TASK DIRECTIONS:
In the records below, begin at the line containing "6. The insured" and end at the line containing "On November 17, 1998, a"; quote every line in that span exactly, including both boundary lines, and no others.

[Saved entries]

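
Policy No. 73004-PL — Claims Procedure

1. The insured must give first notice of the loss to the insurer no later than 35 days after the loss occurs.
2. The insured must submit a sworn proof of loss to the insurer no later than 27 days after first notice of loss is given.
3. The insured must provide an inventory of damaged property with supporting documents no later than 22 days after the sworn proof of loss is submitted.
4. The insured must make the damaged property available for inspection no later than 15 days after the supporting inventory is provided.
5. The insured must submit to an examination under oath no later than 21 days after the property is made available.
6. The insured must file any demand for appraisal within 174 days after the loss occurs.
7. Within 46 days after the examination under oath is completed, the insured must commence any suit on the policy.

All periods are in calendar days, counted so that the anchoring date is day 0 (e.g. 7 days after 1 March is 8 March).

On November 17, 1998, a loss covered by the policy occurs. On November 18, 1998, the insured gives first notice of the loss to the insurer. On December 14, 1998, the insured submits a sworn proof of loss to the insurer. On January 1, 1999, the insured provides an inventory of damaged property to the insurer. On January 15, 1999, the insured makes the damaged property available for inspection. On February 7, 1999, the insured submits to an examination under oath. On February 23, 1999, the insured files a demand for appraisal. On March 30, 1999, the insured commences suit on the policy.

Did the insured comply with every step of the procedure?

No

(1) due by November 17, 1998 + 35 days = December 22, 1998; completed November 18, 1998, before the deadline.
(2) due by November 18, 1998 + 27 days = December 15, 1998; completed December 14, 1998, before the deadline.
(3) due by December 14, 1998 + 22 days = January 5, 1999; completed January 1, 1999, before the deadline.
(4) due by January 1, 1999 + 15 days = January 16, 1999; completed January 15, 1999, before the deadline.
(5) due by January 15, 1999 + 21 days = February 5, 1999; February 7, 1999 misses that deadline by 2 days.
Later steps need not be reached.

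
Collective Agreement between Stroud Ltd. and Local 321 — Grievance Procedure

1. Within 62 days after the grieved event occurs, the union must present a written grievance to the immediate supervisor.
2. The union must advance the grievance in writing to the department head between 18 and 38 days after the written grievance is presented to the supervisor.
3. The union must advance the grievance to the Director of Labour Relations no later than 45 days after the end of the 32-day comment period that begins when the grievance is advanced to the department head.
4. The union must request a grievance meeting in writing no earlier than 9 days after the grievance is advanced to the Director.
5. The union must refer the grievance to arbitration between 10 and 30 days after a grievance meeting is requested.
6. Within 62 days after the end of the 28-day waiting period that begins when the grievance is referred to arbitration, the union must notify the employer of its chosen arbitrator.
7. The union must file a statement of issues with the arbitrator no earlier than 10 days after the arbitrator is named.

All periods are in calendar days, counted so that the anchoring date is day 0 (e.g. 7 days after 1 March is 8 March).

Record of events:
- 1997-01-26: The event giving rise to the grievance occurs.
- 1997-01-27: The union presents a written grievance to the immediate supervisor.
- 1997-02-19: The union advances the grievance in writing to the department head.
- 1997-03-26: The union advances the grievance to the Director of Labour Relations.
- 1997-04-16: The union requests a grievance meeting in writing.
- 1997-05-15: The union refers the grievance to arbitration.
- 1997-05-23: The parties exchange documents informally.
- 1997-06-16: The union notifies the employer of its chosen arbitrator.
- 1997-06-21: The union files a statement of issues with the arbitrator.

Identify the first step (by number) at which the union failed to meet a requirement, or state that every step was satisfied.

Step 7

Step 1 — counting 62 days from 1997-01-26 (when the grieved event occurs) gives a deadline of 1997-03-29; done 1997-01-27 — timely.
Step 2 — 18 and 38 days from 1997-01-27 (when the written grievance is presented to the supervisor) are 1997-02-14 and 1997-03-06 respectively; done 1997-02-19, which is between those dates.
Step 3 — counting 45 days from 1997-03-23 (end of the 32-day comment period, which began when the grievance is advanced to the department head on 1997-02-19) gives a deadline of 1997-05-07; done 1997-03-26 — timely.
Step 4 — must wait 9 days from 1997-03-26 (when the grievance is advanced to the Director), so not before 1997-04-04; done 1997-04-16 — permitted.
Step 5 — 10 and 30 days from 1997-04-16 (when a grievance meeting is requested) are 1997-04-26 and 1997-05-16 respectively; done 1997-05-15, which is between those dates.
Step 6 — counting 62 days from 1997-06-12 (end of the 28-day waiting period, which began when the grievance is referred to arbitration on 1997-05-15) gives a deadline of 1997-08-13; completed 1997-06-16, before the deadline.
Step 7 — must wait 10 days from 1997-06-16 (when the arbitrator is named), so not before 1997-06-26; acted on 1997-06-21, 5 days prematurely.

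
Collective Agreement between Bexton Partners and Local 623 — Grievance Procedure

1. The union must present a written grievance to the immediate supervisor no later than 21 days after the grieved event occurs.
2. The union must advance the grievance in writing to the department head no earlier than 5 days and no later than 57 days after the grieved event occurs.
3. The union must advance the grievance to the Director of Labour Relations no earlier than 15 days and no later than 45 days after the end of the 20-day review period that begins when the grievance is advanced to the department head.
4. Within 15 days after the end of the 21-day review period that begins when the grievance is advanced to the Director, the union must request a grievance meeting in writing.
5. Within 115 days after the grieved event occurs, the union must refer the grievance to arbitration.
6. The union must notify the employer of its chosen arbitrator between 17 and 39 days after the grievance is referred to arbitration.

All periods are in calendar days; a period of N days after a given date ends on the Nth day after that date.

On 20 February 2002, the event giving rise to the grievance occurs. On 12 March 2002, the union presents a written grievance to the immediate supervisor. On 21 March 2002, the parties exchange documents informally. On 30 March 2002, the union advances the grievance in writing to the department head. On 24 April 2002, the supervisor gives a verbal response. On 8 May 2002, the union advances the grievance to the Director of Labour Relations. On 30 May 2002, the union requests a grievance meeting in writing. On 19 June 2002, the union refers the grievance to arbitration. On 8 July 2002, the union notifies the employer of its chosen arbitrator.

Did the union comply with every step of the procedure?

No

(1) due by 20 February 2002 + 21 days = 13 March 2002; completed 12 March 2002, before the deadline.
(2) the permitted window runs from 20 February 2002 + 5 = 25 February 2002 to 20 February 2002 + 57 = 18 April 2002; done 30 March 2002 — within the window.
(3) the permitted window runs from 19 April 2002 + 15 = 4 May 2002 to 19 April 2002 + 45 = 3 June 2002; done 8 May 2002, which is between those dates.
(4) due by 29 May 2002 + 15 days = 13 June 2002; completed 30 May 2002, before the deadline.
(5) due by 20 February 2002 + 115 days = 15 June 2002; not done until 19 June 2002, 4 days after the deadline.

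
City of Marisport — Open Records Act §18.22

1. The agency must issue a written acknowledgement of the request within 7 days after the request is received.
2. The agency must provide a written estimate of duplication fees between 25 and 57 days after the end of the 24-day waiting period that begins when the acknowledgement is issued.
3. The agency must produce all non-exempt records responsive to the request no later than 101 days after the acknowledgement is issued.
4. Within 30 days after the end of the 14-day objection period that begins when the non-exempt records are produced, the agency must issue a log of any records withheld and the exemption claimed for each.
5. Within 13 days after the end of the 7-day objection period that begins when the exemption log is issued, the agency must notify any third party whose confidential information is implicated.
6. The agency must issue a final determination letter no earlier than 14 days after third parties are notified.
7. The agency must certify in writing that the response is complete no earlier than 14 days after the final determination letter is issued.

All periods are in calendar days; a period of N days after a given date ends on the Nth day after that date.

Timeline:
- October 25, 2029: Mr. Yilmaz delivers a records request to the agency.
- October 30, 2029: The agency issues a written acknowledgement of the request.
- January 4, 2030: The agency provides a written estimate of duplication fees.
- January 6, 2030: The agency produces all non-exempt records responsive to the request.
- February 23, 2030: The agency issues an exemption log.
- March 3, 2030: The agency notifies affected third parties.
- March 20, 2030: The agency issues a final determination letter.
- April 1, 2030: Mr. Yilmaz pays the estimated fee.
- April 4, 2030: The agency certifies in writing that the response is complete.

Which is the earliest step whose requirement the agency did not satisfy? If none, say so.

Step 1 — counting 7 days from October 25, 2029 (when the request is received) gives a deadline of November 1, 2029; done October 30, 2029 — timely.
Step 2 — 25 and 57 days from November 23, 2029 (end of the 24-day waiting period, which began when the acknowledgement is issued on October 30, 2029) are December 18, 2029 and January 19, 2030 respectively; done January 4, 2030, which is between those dates.
Step 3 — counting 101 days from October 30, 2029 (when the acknowledgement is issued) gives a deadline of February 8, 2030; completed January 6, 2030, before the deadline.
Step 4 — counting 30 days from January 20, 2030 (end of the 14-day objection period, which began when the non-exempt records are produced on January 6, 2030) gives a deadline of February 19, 2030; not done until February 23, 2030, 4 days after the deadline.
Later steps need not be reached.

Step 4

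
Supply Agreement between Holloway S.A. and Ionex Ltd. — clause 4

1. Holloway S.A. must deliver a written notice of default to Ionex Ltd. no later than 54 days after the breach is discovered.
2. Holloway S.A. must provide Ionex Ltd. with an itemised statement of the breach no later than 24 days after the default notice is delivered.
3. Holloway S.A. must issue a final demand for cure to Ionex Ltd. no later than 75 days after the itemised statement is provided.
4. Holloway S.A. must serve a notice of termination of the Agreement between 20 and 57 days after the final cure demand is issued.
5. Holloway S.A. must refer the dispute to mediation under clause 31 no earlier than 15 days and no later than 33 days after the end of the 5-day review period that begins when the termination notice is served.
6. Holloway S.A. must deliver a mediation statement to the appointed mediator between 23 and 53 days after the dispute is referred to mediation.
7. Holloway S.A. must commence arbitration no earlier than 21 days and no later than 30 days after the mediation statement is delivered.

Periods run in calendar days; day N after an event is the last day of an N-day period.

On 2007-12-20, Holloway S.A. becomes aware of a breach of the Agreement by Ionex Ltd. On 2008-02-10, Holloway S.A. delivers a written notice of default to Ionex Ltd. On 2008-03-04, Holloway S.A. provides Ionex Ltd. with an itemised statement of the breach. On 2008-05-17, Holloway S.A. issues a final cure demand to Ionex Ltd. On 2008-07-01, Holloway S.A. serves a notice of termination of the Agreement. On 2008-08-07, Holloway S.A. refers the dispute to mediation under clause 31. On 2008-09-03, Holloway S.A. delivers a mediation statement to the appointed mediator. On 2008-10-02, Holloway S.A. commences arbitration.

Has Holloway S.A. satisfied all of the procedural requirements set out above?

Yes

(1) due by 2007-12-20 + 54 days = 2008-02-12; 2008-02-10 is within that limit.
(2) due by 2008-02-10 + 24 days = 2008-03-05; done 2008-03-04 — timely.
(3) due by 2008-03-04 + 75 days = 2008-05-18; done 2008-05-17 — timely.
(4) the permitted window runs from 2008-05-17 + 20 = 2008-06-06 to 2008-05-17 + 57 = 2008-07-13; done 2008-07-01, which is between those dates.
(5) the permitted window runs from 2008-07-06 + 15 = 2008-07-21 to 2008-07-06 + 33 = 2008-08-08; 2008-08-07 falls inside that range.
(6) the permitted window runs from 2008-08-07 + 23 = 2008-08-30 to 2008-08-07 + 53 = 2008-09-29; 2008-09-03 falls inside that range.
(7) the permitted window runs from 2008-09-03 + 21 = 2008-09-24 to 2008-09-03 + 30 = 2008-10-03; 2008-10-02 falls inside that range.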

SOLUTION FOR THIS TASK:
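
6. The insured must file any demand for appraisal within 174 days after the loss occurs.
7. Within 46 days after the examination under oath is completed, the insured must commence any suit on the policy.

All periods are in calendar days, counted so that the anchoring date is day 0 (e.g. 7 days after 1 March is 8 March).

On November 17, 1998, a loss covered by the policy occurs. On November 18, 1998, the insured gives first notice of the loss to the insurer. On December 14, 1998, the insured submits a sworn proof of loss to the insurer. On January 1, 1999, the insured provides an inventory of damaged property to the insurer. On January 15, 1999, the insured makes the damaged property available for inspection. On February 7, 1999, the insured submits to an examination under oath. On February 23, 1999, the insured files a demand for appraisal. On March 30, 1999, the insured commences suit on the policy.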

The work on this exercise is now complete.